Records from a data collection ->
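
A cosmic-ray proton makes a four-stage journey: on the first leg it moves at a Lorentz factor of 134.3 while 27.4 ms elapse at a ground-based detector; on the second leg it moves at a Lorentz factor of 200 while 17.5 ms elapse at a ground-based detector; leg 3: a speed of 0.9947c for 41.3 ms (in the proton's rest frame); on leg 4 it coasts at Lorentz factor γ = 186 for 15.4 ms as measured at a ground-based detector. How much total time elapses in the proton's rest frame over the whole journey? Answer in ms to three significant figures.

Leg 1: γ = 134.3; τ_1 = 27.4/134.3 = 0.2040 ms.
Leg 2: γ = 200; τ_2 = 17.5/200.0 = 0.08750 ms.
Leg 3: 41.3 ms is already measured in the proton's rest frame.
Leg 4: γ = 186; τ_4 = 15.4/186.0 = 0.08280 ms.
Total: 0.2040 + 0.08750 + 41.30 + 0.08280 ms.

τ = 41.7 ms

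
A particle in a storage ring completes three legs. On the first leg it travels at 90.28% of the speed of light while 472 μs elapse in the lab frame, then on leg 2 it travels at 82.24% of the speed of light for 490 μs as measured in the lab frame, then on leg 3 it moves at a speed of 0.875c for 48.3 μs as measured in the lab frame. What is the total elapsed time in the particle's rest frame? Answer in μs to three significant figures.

Leg 1: β = 0.9028; γ = 1/√(1 − 0.9028²) = 1/√0.1850 = 2.325; τ_1 = 472/2.325 = 203.0 μs.
Leg 2: β = 0.8224; γ = 1/√(1 − 0.8224²) = 1/√0.3237 = 1.758; τ_2 = 490/1.758 = 278.8 μs.
Leg 3: γ = 1/√(1 − 0.875²) = 1/√0.2344 = 2.066; τ_3 = 48.3/2.066 = 23.38 μs.
Total: 203.0 + 278.8 + 23.38 μs.

τ = 505 μs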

Task brief -> Copy out every entry again, exactly as it was given.

Result for this task ->
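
A cosmic-ray proton makes a four-stage journey: on the first leg it moves at a Lorentz factor of 134.3 while 27.4 ms elapse at a ground-based detector; on the second leg it moves at a Lorentz factor of 200 while 17.5 ms elapse at a ground-based detector; leg 3: a speed of 0.9947c for 41.3 ms (in the proton's rest frame); on leg 4 it coasts at Lorentz factor γ = 186 for 15.4 ms as measured at a ground-based detector. How much total time elapses in the proton's rest frame over the whole journey? Answer in ms to three significant figures.

Leg 1: γ = 134.3; τ_1 = 27.4/134.3 = 0.2040 ms.
Leg 2: γ = 200; τ_2 = 17.5/200.0 = 0.08750 ms.
Leg 3: 41.3 ms is already measured in the proton's rest frame.
Leg 4: γ = 186; τ_4 = 15.4/186.0 = 0.08280 ms.
Total: 0.2040 + 0.08750 + 41.30 + 0.08280 ms.

τ = 41.7 ms

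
A particle in a storage ring completes three legs. On the first leg it travels at 90.28% of the speed of light while 472 μs elapse in the lab frame, then on leg 2 it travels at 82.24% of the speed of light for 490 μs as measured in the lab frame, then on leg 3 it moves at a speed of 0.875c for 48.3 μs as measured in the lab frame. What is the total elapsed time in the particle's rest frame? Answer in μs to three significant figures.

Leg 1: β = 0.9028; γ = 1/√(1 − 0.9028²) = 1/√0.1850 = 2.325; τ_1 = 472/2.325 = 203.0 μs.
Leg 2: β = 0.8224; γ = 1/√(1 − 0.8224²) = 1/√0.3237 = 1.758; τ_2 = 490/1.758 = 278.8 μs.
Leg 3: γ = 1/√(1 − 0.875²) = 1/√0.2344 = 2.066; τ_3 = 48.3/2.066 = 23.38 μs.
Total: 203.0 + 278.8 + 23.38 μs.

τ = 505 μs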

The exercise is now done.